**TASK STATEMENT:** Copy each line in the data below that contains the word "label".

**GIVEN DATA:**
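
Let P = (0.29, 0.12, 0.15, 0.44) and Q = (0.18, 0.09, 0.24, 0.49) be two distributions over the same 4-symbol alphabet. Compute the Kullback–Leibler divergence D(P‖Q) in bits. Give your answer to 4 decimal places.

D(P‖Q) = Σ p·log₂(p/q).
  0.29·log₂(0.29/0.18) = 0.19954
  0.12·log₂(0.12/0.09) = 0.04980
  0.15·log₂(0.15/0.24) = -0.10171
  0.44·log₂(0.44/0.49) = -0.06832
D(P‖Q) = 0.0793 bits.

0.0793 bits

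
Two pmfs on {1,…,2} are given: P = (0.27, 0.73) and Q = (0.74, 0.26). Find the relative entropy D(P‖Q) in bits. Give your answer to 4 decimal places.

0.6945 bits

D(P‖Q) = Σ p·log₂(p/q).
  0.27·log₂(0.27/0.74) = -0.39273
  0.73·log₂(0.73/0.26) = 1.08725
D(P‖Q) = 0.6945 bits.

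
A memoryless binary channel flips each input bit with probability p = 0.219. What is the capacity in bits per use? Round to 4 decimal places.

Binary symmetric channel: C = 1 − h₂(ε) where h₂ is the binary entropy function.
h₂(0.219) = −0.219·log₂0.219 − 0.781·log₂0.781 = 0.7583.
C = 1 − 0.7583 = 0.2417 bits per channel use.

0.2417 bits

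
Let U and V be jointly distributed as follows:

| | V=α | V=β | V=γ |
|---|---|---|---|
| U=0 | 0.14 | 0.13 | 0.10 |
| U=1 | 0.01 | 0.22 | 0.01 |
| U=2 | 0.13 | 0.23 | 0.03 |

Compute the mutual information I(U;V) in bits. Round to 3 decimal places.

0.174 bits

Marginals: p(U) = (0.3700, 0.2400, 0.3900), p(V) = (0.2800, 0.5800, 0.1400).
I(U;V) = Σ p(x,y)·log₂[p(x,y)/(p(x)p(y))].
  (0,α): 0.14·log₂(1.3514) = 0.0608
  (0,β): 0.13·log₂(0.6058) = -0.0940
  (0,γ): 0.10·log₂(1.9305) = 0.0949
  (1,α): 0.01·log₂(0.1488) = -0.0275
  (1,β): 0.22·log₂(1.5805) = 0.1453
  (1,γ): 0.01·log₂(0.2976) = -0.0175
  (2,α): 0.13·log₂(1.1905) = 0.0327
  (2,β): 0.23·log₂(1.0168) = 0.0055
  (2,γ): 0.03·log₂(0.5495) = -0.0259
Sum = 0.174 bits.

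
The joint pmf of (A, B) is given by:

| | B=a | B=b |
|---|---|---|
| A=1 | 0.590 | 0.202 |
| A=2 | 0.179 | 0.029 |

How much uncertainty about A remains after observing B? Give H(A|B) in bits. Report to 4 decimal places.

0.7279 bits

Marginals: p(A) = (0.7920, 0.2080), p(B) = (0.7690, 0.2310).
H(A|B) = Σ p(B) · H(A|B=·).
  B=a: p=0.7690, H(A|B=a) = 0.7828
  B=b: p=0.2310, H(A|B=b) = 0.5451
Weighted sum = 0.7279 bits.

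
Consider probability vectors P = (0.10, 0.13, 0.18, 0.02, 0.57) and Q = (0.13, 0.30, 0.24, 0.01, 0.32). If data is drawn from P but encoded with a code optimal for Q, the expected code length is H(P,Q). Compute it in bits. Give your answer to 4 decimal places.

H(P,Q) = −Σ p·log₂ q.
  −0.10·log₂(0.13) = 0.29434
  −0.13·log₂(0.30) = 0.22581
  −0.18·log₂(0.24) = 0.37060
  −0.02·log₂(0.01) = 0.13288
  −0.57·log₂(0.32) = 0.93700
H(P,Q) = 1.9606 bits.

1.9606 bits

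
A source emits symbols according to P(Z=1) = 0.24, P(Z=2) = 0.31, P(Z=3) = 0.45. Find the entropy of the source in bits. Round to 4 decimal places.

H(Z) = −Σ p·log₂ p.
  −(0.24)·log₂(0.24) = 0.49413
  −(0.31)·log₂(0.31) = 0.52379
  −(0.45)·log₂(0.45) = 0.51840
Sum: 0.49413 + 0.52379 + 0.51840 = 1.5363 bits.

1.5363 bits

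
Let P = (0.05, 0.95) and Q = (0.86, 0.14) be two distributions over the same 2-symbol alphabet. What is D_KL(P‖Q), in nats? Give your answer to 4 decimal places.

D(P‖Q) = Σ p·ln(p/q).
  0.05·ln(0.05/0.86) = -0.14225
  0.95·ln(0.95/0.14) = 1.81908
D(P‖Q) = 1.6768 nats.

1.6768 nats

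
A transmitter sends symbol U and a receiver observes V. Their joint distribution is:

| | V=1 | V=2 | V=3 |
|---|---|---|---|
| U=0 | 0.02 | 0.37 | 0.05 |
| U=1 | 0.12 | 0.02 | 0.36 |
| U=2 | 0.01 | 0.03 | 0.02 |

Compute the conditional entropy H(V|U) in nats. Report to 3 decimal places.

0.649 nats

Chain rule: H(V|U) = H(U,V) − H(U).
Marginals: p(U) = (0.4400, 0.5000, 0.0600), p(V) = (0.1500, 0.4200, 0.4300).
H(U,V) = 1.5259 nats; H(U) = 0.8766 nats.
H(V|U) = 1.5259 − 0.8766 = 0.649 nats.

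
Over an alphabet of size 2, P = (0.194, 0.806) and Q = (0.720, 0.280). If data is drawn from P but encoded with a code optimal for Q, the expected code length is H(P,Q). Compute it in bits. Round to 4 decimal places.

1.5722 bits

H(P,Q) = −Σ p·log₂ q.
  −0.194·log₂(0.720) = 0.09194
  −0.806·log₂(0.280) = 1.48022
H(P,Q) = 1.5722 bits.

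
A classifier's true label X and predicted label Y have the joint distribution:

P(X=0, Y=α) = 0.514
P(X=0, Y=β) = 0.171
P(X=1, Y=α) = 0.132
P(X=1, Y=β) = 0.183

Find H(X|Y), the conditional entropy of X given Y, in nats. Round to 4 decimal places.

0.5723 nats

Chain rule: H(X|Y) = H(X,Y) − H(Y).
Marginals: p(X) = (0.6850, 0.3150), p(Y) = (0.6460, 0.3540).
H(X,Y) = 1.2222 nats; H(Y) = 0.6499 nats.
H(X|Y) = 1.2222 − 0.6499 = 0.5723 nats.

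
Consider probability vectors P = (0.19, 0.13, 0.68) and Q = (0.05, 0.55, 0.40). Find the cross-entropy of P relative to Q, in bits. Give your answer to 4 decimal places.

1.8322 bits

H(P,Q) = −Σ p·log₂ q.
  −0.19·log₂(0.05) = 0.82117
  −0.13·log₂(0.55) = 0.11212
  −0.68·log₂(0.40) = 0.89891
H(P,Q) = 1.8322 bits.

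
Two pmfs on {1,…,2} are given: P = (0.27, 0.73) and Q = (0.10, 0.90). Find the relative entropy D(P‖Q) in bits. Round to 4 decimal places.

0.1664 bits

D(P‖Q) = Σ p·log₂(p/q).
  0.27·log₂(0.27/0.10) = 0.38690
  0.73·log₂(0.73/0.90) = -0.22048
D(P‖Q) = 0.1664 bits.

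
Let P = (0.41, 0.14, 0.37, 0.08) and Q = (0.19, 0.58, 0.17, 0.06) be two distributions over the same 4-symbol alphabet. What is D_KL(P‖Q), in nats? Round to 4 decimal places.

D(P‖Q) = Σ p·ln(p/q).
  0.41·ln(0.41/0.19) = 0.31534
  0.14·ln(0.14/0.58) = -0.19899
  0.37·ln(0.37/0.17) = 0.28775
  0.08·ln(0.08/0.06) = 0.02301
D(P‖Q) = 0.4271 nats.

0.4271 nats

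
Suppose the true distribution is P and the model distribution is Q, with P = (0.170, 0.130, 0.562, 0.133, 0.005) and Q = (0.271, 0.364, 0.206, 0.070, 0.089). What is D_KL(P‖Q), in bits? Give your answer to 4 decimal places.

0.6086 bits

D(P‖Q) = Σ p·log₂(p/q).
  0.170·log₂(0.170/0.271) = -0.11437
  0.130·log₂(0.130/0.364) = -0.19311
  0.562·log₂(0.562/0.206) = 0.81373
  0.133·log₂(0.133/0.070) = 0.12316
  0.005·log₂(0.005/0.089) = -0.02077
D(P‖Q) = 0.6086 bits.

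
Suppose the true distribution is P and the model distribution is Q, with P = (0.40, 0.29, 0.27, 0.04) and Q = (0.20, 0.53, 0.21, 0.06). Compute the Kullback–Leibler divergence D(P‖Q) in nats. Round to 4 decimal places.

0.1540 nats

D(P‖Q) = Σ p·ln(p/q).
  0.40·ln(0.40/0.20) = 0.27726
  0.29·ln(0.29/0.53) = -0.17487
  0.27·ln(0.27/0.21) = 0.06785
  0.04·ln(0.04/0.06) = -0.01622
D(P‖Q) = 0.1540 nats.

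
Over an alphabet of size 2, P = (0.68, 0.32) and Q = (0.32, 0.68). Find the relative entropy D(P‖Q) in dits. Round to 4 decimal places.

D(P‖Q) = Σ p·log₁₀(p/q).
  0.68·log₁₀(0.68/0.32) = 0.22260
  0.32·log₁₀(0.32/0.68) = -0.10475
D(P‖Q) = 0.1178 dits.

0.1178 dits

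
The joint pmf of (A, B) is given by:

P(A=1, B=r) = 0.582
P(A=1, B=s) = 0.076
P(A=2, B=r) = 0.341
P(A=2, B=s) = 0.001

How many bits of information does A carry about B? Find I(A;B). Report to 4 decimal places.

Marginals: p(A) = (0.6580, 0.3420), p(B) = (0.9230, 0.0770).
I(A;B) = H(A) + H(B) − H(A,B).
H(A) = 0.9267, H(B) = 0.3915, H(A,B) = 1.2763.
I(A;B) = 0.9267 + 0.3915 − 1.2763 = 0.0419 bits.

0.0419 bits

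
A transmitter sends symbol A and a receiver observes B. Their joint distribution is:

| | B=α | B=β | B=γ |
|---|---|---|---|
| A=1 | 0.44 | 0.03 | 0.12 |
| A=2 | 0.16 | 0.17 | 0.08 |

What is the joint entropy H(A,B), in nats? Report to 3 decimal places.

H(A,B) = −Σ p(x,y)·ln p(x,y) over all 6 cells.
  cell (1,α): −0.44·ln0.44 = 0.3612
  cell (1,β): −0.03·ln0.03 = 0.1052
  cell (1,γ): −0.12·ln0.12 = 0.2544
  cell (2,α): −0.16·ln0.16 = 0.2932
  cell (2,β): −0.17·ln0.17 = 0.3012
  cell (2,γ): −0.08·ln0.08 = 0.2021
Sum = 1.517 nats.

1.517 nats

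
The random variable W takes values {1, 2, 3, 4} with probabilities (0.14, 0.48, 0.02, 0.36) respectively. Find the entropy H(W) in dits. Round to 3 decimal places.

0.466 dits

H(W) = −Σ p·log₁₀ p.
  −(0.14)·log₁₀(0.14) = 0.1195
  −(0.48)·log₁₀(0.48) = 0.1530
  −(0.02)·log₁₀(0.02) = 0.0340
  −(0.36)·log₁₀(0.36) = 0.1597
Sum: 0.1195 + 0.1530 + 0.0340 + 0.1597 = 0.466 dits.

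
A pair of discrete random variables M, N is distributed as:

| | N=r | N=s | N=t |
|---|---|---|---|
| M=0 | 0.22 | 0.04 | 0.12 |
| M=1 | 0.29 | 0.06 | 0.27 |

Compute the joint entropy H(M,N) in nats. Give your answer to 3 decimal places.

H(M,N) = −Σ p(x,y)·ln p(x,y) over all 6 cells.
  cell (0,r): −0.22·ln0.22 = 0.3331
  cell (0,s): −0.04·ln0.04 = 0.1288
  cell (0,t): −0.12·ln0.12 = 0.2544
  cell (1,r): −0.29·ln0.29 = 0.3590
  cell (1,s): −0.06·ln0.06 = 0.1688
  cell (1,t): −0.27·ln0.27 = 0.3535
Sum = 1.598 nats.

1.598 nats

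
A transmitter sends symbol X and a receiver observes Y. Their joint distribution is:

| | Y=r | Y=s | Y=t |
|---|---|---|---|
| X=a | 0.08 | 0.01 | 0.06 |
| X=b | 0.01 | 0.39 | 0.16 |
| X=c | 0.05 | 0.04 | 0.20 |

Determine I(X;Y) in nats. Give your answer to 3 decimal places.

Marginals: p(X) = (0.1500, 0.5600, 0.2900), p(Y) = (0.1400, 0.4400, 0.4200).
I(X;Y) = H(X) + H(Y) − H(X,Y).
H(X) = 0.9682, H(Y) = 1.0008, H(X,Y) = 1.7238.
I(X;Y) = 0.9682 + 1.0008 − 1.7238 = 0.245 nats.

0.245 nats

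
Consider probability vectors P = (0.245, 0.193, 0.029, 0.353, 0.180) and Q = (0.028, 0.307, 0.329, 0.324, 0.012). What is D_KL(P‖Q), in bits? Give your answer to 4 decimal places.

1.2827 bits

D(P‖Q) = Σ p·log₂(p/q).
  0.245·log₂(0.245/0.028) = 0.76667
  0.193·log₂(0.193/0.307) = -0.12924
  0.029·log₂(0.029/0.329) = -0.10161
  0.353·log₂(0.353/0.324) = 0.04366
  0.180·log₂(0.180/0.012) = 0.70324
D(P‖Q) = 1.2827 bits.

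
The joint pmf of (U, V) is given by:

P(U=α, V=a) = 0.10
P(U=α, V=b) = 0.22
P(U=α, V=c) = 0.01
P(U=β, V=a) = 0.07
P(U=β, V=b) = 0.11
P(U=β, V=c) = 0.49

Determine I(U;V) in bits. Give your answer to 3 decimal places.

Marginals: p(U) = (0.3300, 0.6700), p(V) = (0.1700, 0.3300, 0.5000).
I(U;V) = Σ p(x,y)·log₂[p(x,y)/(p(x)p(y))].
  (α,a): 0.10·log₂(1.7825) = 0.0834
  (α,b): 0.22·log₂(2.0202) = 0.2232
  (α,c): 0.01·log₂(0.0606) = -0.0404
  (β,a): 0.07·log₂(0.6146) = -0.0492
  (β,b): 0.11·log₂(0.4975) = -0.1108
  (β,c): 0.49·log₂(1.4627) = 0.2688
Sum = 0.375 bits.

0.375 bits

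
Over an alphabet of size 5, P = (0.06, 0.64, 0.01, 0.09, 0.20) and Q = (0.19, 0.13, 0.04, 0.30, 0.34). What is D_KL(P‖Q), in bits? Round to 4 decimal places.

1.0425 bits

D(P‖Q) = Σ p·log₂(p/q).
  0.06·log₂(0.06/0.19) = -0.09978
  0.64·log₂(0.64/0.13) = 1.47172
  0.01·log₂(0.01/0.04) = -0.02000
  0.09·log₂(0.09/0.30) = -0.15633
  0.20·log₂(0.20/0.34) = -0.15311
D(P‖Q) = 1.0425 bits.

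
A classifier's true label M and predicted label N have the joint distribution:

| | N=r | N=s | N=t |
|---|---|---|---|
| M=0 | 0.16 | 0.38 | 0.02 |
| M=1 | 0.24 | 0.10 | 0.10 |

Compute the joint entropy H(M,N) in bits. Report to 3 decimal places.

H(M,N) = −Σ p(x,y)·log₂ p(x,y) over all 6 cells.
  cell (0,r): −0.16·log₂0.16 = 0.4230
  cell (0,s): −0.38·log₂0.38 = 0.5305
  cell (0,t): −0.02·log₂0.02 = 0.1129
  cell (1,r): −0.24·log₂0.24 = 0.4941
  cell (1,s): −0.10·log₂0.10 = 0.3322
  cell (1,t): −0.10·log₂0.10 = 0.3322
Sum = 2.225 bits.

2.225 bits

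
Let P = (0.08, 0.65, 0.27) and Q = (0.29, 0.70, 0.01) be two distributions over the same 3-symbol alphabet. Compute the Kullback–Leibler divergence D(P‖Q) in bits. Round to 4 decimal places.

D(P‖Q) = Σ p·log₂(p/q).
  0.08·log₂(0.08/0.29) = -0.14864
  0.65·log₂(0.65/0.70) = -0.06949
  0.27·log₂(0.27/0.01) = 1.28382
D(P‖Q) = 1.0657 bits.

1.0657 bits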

**YOUR RESPONSE:**
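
A classifier's true label X and predicted label Y have the joint distribution:
A classifier's true label M and predicted label N have the joint distribution: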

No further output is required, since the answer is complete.